_Problem_: In the records below, find the line with "Is e_K a strategic" and the line with "Three identical fleets compete in anchovy". Print both exactly, along with every line between them, and no other line.

_Records supplied_:
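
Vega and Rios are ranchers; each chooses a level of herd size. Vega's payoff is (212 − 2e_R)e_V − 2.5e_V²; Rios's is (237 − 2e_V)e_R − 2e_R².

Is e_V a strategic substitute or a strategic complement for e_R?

Expanding Vega's payoff: 212e_V − 2e_Re_V − 2.5e_V².
∂π/∂e_V = 212 − 2e_R − 5e_V = 0, so e_V = 42.4 − 0.4e_R.
The best-response slope de_V/de_R = −0.4 < 0: the reaction function is downward-sloping, so the choices are strategic substitutes.

strategic substitutes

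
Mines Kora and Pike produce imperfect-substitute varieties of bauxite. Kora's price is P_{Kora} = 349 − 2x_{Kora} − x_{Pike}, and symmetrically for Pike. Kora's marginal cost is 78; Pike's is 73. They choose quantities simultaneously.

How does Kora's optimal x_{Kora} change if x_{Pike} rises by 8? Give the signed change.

Mine Kora's profit: π = x_{Kora}(349 − 2x_{Kora} − x_{Pike}) − 78x_{Kora}.
∂π/∂x_{Kora} = 271 − 4x_{Kora} − x_{Pike} = 0 ⇒ x_{Kora} = 67.75 − 0.25x_{Pike}.
The reaction-function slope is −0.25, so an 8-unit rise in x_{Pike} moves x_{Kora} by −0.25 × 8 = −2. Kora's best response falls — the actions are strategic substitutes.

-2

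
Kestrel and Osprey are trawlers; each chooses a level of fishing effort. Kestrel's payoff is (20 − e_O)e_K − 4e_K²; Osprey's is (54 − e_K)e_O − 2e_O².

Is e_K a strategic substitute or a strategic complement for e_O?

Expanding Kestrel's payoff: 20e_K − e_Oe_K − 4e_K².
∂π/∂e_K = 20 − e_O − 8e_K = 0, so e_K = 2.5 − 0.125e_O.
The best-response slope de_K/de_O = −0.125 < 0: the reaction function is downward-sloping, so the choices are strategic substitutes.

strategic substitutes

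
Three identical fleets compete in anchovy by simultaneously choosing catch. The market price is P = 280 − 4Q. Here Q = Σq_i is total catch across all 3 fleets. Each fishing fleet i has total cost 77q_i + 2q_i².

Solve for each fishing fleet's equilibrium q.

10.15

A representative fishing fleet's profit is π_i = q_i(280 − 4Q) − 77q_i − 2q_i², with Q = q_i + Σ_{j≠i} q_j.
First-order condition: 203 − 12q_i − 4Σ_{j≠i} q_j = 0.
In a symmetric equilibrium every fishing fleet chooses the same q, so Σ_{j≠i} q_j = 2q. The condition becomes 203 − 20q = 0, giving q = 203/20 = 10.15.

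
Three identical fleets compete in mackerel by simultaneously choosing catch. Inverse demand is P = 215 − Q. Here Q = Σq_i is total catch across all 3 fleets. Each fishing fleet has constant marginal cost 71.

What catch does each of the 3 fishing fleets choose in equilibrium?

A representative fishing fleet's profit is π_i = q_i(215 − Q) − 71q_i, with Q = q_i + Σ_{j≠i} q_j.
First-order condition: 144 − 2q_i − Σ_{j≠i} q_j = 0.
In a symmetric equilibrium every fishing fleet chooses the same q, so Σ_{j≠i} q_j = 2q. The condition becomes 144 − 4q = 0, giving q = 144/4 = 36.

36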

_Response to this exercise_:
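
Is e_K a strategic substitute or a strategic complement for e_O?

Expanding Kestrel's payoff: 20e_K − e_Oe_K − 4e_K².
∂π/∂e_K = 20 − e_O − 8e_K = 0, so e_K = 2.5 − 0.125e_O.
The best-response slope de_K/de_O = −0.125 < 0: the reaction function is downward-sloping, so the choices are strategic substitutes.

strategic substitutes

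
Three identical fleets compete in anchovy by simultaneously choosing catch. The market price is P = 280 − 4Q. Here Q = Σq_i is total catch across all 3 fleets. Each fishing fleet i has total cost 77q_i + 2q_i².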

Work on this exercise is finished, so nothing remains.